Given information: Begin

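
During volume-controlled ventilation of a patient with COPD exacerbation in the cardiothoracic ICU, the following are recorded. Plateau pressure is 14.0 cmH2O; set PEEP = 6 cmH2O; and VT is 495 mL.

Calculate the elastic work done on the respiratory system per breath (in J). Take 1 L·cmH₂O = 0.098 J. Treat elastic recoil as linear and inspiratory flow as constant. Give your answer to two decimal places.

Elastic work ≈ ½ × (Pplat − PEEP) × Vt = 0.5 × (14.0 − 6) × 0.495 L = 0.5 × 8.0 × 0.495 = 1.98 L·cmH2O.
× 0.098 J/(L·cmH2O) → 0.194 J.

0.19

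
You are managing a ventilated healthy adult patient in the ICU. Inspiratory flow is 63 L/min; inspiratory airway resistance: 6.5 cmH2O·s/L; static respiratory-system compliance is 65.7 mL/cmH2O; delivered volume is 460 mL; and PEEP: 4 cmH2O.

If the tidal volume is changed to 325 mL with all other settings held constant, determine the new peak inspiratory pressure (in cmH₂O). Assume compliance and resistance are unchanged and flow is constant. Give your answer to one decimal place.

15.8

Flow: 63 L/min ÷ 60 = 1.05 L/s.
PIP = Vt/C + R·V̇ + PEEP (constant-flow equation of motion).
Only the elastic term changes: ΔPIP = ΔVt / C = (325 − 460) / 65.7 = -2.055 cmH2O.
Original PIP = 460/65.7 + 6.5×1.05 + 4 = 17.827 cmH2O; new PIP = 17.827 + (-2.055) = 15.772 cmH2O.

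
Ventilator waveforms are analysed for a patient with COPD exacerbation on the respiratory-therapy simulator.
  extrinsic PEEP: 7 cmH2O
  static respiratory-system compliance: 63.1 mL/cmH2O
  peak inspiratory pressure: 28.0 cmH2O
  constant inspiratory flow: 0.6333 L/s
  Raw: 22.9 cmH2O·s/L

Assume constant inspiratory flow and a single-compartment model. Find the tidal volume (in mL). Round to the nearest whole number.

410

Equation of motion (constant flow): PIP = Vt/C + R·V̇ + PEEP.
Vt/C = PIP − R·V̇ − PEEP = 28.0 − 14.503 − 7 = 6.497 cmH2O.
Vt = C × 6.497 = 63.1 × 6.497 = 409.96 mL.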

Given information: End
Given information: Begin

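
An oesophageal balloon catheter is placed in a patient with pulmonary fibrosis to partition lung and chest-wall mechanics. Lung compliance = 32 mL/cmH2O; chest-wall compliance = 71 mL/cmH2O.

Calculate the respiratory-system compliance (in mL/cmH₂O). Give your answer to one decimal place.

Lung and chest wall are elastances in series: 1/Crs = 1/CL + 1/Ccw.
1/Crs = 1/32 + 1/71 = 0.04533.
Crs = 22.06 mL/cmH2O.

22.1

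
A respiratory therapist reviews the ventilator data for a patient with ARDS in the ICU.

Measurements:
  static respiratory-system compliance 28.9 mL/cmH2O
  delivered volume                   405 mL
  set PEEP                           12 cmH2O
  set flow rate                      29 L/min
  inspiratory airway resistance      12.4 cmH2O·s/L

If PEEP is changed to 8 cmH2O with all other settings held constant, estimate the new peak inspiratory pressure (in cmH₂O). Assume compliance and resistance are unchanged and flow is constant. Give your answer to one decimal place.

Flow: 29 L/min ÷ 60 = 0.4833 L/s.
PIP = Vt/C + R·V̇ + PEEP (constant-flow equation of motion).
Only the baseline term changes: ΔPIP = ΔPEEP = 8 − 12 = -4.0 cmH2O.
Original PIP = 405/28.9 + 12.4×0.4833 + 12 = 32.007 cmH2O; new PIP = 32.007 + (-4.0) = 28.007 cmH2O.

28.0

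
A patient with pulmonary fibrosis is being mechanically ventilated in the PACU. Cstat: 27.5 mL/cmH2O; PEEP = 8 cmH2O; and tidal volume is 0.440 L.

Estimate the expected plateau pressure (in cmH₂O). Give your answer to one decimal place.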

Given information: End

Could you return all lines from the records that include the word "ventilated"?

- Answer:
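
You are managing a ventilated healthy adult patient in the ICU. Inspiratory flow is 63 L/min; inspiratory airway resistance: 6.5 cmH2O·s/L; static respiratory-system compliance is 65.7 mL/cmH2O; delivered volume is 460 mL; and PEEP: 4 cmH2O.
A patient with pulmonary fibrosis is being mechanically ventilated in the PACU. Cstat: 27.5 mL/cmH2O; PEEP = 8 cmH2O; and tidal volume is 0.440 L.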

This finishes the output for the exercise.